+++ Data for analysis

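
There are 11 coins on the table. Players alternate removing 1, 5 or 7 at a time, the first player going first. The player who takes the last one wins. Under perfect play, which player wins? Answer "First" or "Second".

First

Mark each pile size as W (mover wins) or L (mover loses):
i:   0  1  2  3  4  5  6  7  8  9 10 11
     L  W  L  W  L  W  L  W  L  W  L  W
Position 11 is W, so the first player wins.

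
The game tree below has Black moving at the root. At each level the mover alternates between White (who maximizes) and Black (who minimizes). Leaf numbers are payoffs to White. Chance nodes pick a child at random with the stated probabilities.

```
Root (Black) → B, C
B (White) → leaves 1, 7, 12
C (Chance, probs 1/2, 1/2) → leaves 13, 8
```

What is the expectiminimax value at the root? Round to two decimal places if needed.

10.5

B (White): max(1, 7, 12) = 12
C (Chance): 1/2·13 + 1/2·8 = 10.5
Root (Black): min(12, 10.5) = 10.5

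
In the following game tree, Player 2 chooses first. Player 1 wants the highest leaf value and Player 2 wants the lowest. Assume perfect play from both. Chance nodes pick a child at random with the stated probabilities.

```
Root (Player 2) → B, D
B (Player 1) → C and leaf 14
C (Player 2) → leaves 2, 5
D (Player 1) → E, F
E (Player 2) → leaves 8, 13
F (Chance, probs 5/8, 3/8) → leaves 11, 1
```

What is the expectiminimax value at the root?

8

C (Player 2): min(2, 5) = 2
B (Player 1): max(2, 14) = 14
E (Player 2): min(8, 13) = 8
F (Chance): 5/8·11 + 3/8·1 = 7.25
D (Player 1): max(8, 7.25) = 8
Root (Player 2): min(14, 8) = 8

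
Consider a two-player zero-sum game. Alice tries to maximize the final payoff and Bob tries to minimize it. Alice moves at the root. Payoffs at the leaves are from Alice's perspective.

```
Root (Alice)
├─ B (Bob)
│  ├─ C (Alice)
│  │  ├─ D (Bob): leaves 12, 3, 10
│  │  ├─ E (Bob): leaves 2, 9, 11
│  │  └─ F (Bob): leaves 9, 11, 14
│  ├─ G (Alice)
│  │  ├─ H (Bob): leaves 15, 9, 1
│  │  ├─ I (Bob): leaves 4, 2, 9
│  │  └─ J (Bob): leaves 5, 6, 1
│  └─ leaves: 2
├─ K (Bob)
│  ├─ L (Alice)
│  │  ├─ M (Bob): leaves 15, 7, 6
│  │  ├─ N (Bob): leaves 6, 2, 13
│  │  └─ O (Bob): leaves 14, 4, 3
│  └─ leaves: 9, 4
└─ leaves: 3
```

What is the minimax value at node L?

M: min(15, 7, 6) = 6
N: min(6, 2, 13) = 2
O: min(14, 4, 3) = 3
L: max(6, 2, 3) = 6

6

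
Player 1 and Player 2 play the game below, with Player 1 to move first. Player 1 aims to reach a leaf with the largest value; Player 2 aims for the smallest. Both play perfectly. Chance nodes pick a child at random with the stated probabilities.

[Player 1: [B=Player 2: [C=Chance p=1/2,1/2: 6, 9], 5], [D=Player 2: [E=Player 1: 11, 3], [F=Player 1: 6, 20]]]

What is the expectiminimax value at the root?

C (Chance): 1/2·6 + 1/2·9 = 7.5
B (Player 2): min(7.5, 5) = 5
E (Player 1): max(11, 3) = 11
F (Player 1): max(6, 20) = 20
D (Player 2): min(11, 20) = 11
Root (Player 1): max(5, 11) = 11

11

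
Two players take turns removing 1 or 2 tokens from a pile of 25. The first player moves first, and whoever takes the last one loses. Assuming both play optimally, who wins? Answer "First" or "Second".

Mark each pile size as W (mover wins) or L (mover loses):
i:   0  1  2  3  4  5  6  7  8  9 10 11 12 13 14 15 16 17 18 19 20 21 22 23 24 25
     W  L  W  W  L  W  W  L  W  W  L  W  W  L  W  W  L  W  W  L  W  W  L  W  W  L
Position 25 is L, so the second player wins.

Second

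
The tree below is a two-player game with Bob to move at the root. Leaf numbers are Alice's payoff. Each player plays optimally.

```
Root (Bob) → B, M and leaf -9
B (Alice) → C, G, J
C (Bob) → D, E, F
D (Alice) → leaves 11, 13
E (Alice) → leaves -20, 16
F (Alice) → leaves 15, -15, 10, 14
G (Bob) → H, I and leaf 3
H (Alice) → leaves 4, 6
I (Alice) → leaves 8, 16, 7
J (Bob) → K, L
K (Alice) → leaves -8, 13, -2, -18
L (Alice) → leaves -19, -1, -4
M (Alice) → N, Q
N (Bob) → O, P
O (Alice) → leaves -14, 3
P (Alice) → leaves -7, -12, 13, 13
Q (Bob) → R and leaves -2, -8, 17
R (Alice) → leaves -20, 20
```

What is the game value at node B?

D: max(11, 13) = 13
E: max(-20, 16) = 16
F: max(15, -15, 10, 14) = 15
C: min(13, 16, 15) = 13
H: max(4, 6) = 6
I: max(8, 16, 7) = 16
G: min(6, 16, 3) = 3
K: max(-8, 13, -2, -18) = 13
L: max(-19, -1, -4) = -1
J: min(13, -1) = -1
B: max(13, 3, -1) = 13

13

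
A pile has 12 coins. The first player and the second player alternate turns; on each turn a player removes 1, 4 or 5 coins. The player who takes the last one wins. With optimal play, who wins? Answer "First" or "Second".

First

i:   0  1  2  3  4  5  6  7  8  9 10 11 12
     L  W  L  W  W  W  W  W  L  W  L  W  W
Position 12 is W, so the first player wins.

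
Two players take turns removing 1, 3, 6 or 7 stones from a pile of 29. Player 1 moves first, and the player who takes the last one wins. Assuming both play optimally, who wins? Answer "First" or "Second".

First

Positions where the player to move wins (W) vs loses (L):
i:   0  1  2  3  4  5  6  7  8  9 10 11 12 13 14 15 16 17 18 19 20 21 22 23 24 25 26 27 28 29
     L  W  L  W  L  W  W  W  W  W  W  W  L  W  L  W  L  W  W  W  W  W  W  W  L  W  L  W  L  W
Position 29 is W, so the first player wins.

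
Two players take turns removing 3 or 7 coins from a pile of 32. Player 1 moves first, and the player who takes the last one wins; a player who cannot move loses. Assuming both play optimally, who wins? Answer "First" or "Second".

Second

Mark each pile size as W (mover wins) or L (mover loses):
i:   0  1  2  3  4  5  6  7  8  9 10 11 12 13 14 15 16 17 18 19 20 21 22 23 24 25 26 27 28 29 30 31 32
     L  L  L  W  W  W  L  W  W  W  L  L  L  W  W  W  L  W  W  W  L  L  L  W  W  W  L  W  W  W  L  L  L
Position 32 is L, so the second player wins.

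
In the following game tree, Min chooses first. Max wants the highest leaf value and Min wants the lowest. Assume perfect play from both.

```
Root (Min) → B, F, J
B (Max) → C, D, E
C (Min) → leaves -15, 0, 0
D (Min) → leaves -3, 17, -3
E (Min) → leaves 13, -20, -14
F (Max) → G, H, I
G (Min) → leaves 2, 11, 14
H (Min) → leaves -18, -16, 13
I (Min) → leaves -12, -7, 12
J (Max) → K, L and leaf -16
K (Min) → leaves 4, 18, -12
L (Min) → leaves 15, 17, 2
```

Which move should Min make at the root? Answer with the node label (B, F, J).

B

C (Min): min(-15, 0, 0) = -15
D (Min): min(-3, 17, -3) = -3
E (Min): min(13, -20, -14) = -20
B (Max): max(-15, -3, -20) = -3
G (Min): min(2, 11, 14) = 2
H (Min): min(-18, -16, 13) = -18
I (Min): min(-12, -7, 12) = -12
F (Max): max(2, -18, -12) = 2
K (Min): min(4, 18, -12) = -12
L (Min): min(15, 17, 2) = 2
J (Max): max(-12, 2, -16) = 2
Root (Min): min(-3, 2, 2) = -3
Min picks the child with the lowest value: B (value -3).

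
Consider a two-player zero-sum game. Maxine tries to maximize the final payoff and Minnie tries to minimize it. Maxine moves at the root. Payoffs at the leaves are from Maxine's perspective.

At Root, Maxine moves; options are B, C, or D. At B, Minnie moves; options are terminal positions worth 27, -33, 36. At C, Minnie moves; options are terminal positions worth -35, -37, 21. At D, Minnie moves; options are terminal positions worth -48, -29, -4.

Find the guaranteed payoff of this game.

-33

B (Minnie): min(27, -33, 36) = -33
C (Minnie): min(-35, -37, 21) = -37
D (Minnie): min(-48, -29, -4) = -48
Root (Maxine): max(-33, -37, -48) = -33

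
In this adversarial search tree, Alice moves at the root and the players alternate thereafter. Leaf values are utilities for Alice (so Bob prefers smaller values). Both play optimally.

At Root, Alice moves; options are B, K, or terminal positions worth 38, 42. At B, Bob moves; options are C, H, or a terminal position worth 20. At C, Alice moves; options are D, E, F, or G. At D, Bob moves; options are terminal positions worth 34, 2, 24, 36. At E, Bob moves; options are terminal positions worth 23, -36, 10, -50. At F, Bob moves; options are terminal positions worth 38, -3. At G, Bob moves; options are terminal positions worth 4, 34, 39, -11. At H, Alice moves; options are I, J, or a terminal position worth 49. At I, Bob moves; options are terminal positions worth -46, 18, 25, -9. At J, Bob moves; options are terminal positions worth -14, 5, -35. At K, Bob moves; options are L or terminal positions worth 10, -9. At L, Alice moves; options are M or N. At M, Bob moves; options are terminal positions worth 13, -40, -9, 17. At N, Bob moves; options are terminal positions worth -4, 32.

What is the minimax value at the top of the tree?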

++++++

▶ The task
The reply should hold only the lines of the listing above starting at the line containing "Player 1 and" and ending at the line containing "[Player 1: [B=Player", exactly as written.

▶ Solution below
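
Player 1 and Player 2 play the game below, with Player 1 to move first. Player 1 aims to reach a leaf with the largest value; Player 2 aims for the smallest. Both play perfectly. Chance nodes pick a child at random with the stated probabilities.

[Player 1: [B=Player 2: [C=Chance p=1/2,1/2: 6, 9], 5], [D=Player 2: [E=Player 1: 11, 3], [F=Player 1: 6, 20]]]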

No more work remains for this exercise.